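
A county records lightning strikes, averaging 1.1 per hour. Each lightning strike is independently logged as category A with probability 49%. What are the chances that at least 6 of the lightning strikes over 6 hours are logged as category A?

0.1093

Thinning: the lightning strikes that are logged as category A themselves form a Poisson process with rate 0.49 × 1.1 = 0.539 per hour.
Over the interval, μ = 0.539 × 6 = 3.234 (6 hours).
P(N ≥ 6) = 1 − P(N ≤ 5) ≈ 0.1093.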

PROBLEM: In full and word for word, output the material.

OUTPUT OF THE TASK:
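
A county records lightning strikes, averaging 1.1 per hour. Each lightning strike is independently logged as category A with probability 49%. What are the chances that at least 6 of the lightning strikes over 6 hours are logged as category A?

0.1093

Thinning: the lightning strikes that are logged as category A themselves form a Poisson process with rate 0.49 × 1.1 = 0.539 per hour.
Over the interval, μ = 0.539 × 6 = 3.234 (6 hours).
P(N ≥ 6) = 1 − P(N ≤ 5) ≈ 0.1093.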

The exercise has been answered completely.